:: SUPPLIED INFORMATION ::
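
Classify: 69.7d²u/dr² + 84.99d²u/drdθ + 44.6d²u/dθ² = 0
Elliptic (discriminant = -5211.1799).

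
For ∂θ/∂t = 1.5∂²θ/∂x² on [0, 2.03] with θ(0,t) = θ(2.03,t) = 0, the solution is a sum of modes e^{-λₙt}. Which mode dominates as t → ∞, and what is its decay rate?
Eigenvalues: λₙ = 1.5n²π²/2.03².
First three modes:
  n=1: λ₁ = 1.5π²/2.03² ≈ 3.593
  n=2: λ₂ = 6π²/2.03² ≈ 14.37 (4× faster decay)
  n=3: λ₃ = 13.5π²/2.03² ≈ 32.333 (9× faster decay)
As t → ∞, higher modes decay exponentially faster. The n=1 mode dominates: θ ~ c₁ sin(πx/2.03) e^{-λ₁t}.
Decay rate: λ₁ = 1.5π²/2.03² ≈ 3.593.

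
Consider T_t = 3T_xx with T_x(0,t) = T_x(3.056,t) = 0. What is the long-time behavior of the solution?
As t → ∞, T → constant (steady state). Heat is conserved (no flux at boundaries); solution approaches the spatial average.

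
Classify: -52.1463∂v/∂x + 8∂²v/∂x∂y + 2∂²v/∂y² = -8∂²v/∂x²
Rewriting in standard form: 8∂²v/∂x² + 8∂²v/∂x∂y + 2∂²v/∂y² - 52.1463∂v/∂x = 0. Parabolic (discriminant = 0).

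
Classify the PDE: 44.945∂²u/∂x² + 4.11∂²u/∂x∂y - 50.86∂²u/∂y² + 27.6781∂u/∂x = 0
A = 44.945, B = 4.11, C = -50.86. Discriminant B² - 4AC = 9160.5029. Since 9160.5029 > 0, hyperbolic.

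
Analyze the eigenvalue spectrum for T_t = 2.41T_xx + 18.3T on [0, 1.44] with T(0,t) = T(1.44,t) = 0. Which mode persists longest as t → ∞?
Eigenvalues: λₙ = 2.41n²π²/1.44² - 18.3.
First three modes:
  n=1: λ₁ = 2.41π²/1.44² - 18.3 ≈ -6.829
  n=2: λ₂ = 9.64π²/1.44² - 18.3 ≈ 27.583
  n=3: λ₃ = 21.69π²/1.44² - 18.3 ≈ 84.937
Since 2.41π²/1.44² ≈ 11.471 < 18.3, λ₁ < 0.
The n=1 mode grows fastest (−λₙ is largest for n=1) → dominates.
Asymptotic: T ~ c₁ sin(πx/1.44) e^{6.829t} (exponential growth at rate −λ₁ ≈ 6.829).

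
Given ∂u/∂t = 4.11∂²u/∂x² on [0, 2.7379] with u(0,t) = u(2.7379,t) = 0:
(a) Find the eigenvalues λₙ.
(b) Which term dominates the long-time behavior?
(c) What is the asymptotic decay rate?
Eigenvalues: λₙ = 4.11n²π²/2.7379².
First three modes:
  n=1: λ₁ = 4.11π²/2.7379² ≈ 5.411
  n=2: λ₂ = 16.44π²/2.7379² ≈ 21.645 (4× faster decay)
  n=3: λ₃ = 36.99π²/2.7379² ≈ 48.702 (9× faster decay)
As t → ∞, higher modes decay exponentially faster. The n=1 mode dominates: u ~ c₁ sin(πx/2.7379) e^{-λ₁t}.
Decay rate: λ₁ = 4.11π²/2.7379² ≈ 5.411.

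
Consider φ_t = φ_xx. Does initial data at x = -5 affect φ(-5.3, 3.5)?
Yes, for any finite x. The heat equation has infinite propagation speed, so all initial data affects all points at any t > 0.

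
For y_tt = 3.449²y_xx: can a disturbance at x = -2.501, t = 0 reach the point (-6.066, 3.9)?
Yes. The domain of dependence is [-19.5171, 7.3851], and -2.501 ∈ [-19.5171, 7.3851].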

:: EXERCISE DIRECTIONS ::
Would you please copy exactly the part of the entries above that begins at the line containing "(a) Find the eigenvalues λₙ." and ends at the line containing "(b) Which term", both lines included?

:: TASK SOLUTION ::
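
(a) Find the eigenvalues λₙ.
(b) Which term dominates the long-time behavior?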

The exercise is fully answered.